- **Assigned task**:
What appears from the line containing "You are minimizing a 4-variable" to the end of the listing below should be copied exactly, with no other lines.

--- Records for the task Enclosed Below ---

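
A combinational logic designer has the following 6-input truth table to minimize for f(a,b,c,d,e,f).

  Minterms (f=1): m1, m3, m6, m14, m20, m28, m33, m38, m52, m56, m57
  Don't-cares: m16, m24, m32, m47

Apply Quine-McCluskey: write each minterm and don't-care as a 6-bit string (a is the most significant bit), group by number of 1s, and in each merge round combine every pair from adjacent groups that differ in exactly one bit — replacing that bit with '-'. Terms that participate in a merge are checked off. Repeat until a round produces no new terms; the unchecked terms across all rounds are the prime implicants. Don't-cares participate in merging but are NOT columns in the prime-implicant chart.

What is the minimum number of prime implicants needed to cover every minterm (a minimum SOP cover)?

[col 0] 000001*, 000011*, 000110*, 001110*, 010000*, 010100*, 011000*, 011100*, 100000*, 100001*, 100110*, 101111, 110100*, 111000*, 111001*
[col 1] -00001, -00110, -10100, -11000, 00-110, 0000-1, 01-000*, 01-100*, 010-00*, 011-00*, 10000-, 11100-
[col 2] 01--00
Prime implicants: -00001, -00110, -10100, -11000, 00-110, 0000-1, 01--00, 10000-, 101111, 11100-
PI chart (minterm → PIs covering it):
  1 | -00001,0000-1
  3 | 0000-1  (sole → essential)
  6 | -00110,00-110
  14 | 00-110  (sole → essential)
  20 | -10100,01--00
  28 | 01--00  (sole → essential)
  33 | -00001,10000-
  38 | -00110  (sole → essential)
  52 | -10100  (sole → essential)
  56 | -11000,11100-
  57 | 11100-  (sole → essential)
Essential prime implicants: -00110, -10100, 00-110, 0000-1, 01--00, 11100-
Petrick residual → -00001
Minimum SOP uses 7 PIs: b'c'd'e'f + b'c'def' + bc'de'f' + a'b'def' + a'b'c'd'f + a'be'f' + abcd'e'

7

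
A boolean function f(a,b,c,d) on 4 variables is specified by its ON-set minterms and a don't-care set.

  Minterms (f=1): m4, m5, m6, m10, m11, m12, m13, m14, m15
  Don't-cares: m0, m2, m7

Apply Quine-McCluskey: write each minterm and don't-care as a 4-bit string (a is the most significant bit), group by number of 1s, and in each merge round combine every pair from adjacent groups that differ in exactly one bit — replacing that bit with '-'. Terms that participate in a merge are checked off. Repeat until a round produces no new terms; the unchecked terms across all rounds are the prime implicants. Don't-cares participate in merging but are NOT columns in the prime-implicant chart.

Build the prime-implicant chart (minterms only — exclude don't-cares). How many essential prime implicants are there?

2

Round 0: 0000✓ 0010✓ 0100✓ 0101✓ 0110✓ 0111✓ 1010✓ 1011✓ 1100✓ 1101✓ 1110✓ 1111✓
Round 1: -010✓ -100✓ -101✓ -110✓ -111✓ 0-00✓ 0-10✓ 00-0✓ 01-0✓ 01-1✓ 010-✓ 011-✓ 1-10✓ 1-11✓ 101-✓ 11-0✓ 11-1✓ 110-✓ 111-✓
Round 2: --10 -1-0✓ -1-1✓ -10-✓ -11-✓ 0--0 01--✓ 1-1- 11--✓
Round 3: -1--
PIs = {--10, -1--, 0--0, 1-1-}
Coverage chart:
  m4: -1--,0--0
  m5: -1-- ←essential
  m6: --10,-1--,0--0
  m10: --10,1-1-
  m11: 1-1- ←essential
  m12: -1-- ←essential
  m13: -1-- ←essential
  m14: --10,-1--,1-1-
  m15: -1--,1-1-
Essential: -1--, 1-1-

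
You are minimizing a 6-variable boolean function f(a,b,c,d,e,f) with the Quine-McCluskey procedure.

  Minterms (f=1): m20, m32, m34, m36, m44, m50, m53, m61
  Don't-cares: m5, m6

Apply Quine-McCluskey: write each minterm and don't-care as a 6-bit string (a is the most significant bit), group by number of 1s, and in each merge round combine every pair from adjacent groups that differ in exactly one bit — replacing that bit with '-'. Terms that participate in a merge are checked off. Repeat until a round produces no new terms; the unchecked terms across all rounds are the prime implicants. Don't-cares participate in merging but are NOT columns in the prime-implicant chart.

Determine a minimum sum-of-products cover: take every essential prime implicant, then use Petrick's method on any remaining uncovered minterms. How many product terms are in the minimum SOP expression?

5

size-2^0 implicants → 000101  000110  010100  100000(✓)  100010(✓)  100100(✓)  101100(✓)  110010(✓)  110101(✓)  111101(✓)
size-2^1 implicants → 1-0010  10-100  100-00  1000-0  11-101
Unchecked terms (primes): 000101, 000110, 010100, 1-0010, 10-100, 100-00, 1000-0, 11-101
Minterm coverage:
  m20 ⊆ 010100 [E]
  m32 ⊆ 100-00,1000-0
  m34 ⊆ 1-0010,1000-0
  m36 ⊆ 10-100,100-00
  m44 ⊆ 10-100 [E]
  m50 ⊆ 1-0010 [E]
  m53 ⊆ 11-101 [E]
  m61 ⊆ 11-101 [E]
E = {010100, 1-0010, 10-100, 11-101}
Petrick residual → 100-00
Cover = a'bc'de'f' + ac'd'ef' + ab'de'f' + ab'c'e'f' + abde'f  |cover|=5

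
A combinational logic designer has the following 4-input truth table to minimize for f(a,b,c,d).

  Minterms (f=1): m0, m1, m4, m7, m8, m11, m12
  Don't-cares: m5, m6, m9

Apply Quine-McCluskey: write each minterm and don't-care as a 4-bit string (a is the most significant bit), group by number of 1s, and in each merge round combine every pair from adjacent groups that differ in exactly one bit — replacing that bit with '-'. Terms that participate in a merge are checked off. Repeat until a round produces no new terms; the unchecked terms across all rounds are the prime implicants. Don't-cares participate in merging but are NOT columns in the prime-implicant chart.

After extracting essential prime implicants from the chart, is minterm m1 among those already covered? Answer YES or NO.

size-2^0 implicants → 0000(✓)  0001(✓)  0100(✓)  0101(✓)  0110(✓)  0111(✓)  1000(✓)  1001(✓)  1011(✓)  1100(✓)
size-2^1 implicants → -000(✓)  -001(✓)  -100(✓)  0-00(✓)  0-01(✓)  000-(✓)  01-0(✓)  01-1(✓)  010-(✓)  011-(✓)  1-00(✓)  10-1  100-(✓)
size-2^2 implicants → --00  -00-  0-0-  01--
Unchecked terms (primes): --00, -00-, 0-0-, 01--, 10-1
Minterm coverage:
  m0 ⊆ --00,-00-,0-0-
  m1 ⊆ -00-,0-0-
  m4 ⊆ --00,0-0-,01--
  m7 ⊆ 01-- [E]
  m8 ⊆ --00,-00-
  m11 ⊆ 10-1 [E]
  m12 ⊆ --00 [E]
E = {--00, 01--, 10-1}

NO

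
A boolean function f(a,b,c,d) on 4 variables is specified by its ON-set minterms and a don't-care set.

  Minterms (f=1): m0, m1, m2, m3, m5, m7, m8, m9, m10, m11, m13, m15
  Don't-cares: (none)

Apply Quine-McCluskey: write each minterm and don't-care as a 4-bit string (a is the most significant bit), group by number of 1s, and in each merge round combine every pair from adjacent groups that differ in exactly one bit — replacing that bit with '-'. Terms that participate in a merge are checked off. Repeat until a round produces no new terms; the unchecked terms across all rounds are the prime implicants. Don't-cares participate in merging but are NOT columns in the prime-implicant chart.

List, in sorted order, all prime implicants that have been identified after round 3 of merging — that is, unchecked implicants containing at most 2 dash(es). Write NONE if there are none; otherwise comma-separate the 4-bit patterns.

Round 0: 0000✓ 0001✓ 0010✓ 0011✓ 0101✓ 0111✓ 1000✓ 1001✓ 1010✓ 1011✓ 1101✓ 1111✓
Round 1: -000✓ -001✓ -010✓ -011✓ -101✓ -111✓ 0-01✓ 0-11✓ 00-0✓ 00-1✓ 000-✓ 001-✓ 01-1✓ 1-01✓ 1-11✓ 10-0✓ 10-1✓ 100-✓ 101-✓ 11-1✓
Round 2: --01✓ --11✓ -0-0✓ -0-1✓ -00-✓ -01-✓ -1-1✓ 0--1✓ 00--✓ 1--1✓ 10--✓
Round 3: ---1 -0--
PIs = {---1, -0--}

NONE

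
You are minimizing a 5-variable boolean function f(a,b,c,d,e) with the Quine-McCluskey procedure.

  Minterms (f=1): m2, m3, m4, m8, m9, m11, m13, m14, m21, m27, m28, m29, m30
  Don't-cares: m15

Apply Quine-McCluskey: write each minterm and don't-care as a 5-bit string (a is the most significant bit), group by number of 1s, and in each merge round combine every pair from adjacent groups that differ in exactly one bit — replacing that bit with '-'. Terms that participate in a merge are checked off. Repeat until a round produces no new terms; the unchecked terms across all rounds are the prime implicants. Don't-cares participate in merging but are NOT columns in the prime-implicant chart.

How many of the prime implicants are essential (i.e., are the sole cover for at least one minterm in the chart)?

5

size-2^0 implicants → 00010(✓)  00011(✓)  00100  01000(✓)  01001(✓)  01011(✓)  01101(✓)  01110(✓)  01111(✓)  10101(✓)  11011(✓)  11100(✓)  11101(✓)  11110(✓)
size-2^1 implicants → -1011  -1101  -1110  0-011  0001-  01-01(✓)  01-11(✓)  010-1(✓)  0100-  011-1(✓)  0111-  1-101  111-0  1110-
size-2^2 implicants → 01--1
Unchecked terms (primes): -1011, -1101, -1110, 0-011, 0001-, 00100, 01--1, 0100-, 0111-, 1-101, 111-0, 1110-
Minterm coverage:
  m2 ⊆ 0001- [E]
  m3 ⊆ 0-011,0001-
  m4 ⊆ 00100 [E]
  m8 ⊆ 0100- [E]
  m9 ⊆ 01--1,0100-
  m11 ⊆ -1011,0-011,01--1
  m13 ⊆ -1101,01--1
  m14 ⊆ -1110,0111-
  m21 ⊆ 1-101 [E]
  m27 ⊆ -1011 [E]
  m28 ⊆ 111-0,1110-
  m29 ⊆ -1101,1-101,1110-
  m30 ⊆ -1110,111-0
E = {-1011, 0001-, 00100, 0100-, 1-101}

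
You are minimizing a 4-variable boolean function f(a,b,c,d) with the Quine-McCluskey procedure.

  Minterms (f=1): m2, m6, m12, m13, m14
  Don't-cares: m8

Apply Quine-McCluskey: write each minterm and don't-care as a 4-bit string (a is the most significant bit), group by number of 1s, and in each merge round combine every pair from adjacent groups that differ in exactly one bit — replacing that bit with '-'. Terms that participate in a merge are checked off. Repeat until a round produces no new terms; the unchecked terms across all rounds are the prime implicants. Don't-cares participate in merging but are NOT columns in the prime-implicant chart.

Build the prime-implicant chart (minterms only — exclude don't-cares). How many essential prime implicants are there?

2

[col 0] 0010*, 0110*, 1000*, 1100*, 1101*, 1110*
[col 1] -110, 0-10, 1-00, 11-0, 110-
Prime implicants: -110, 0-10, 1-00, 11-0, 110-
PI chart (minterm → PIs covering it):
  2 | 0-10  (sole → essential)
  6 | -110,0-10
  12 | 1-00,11-0,110-
  13 | 110-  (sole → essential)
  14 | -110,11-0
Essential prime implicants: 0-10, 110-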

--- End of Enclosed Records for the task ---

- **Reply to the exercise**:
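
You are minimizing a 4-variable boolean function f(a,b,c,d) with the Quine-McCluskey procedure.

  Minterms (f=1): m2, m6, m12, m13, m14
  Don't-cares: m8

Apply Quine-McCluskey: write each minterm and don't-care as a 4-bit string (a is the most significant bit), group by number of 1s, and in each merge round combine every pair from adjacent groups that differ in exactly one bit — replacing that bit with '-'. Terms that participate in a merge are checked off. Repeat until a round produces no new terms; the unchecked terms across all rounds are the prime implicants. Don't-cares participate in merging but are NOT columns in the prime-implicant chart.

Build the prime-implicant chart (minterms only — exclude don't-cares). How many essential prime implicants are there?

2

[col 0] 0010*, 0110*, 1000*, 1100*, 1101*, 1110*
[col 1] -110, 0-10, 1-00, 11-0, 110-
Prime implicants: -110, 0-10, 1-00, 11-0, 110-
PI chart (minterm → PIs covering it):
  2 | 0-10  (sole → essential)
  6 | -110,0-10
  12 | 1-00,11-0,110-
  13 | 110-  (sole → essential)
  14 | -110,11-0
Essential prime implicants: 0-10, 110-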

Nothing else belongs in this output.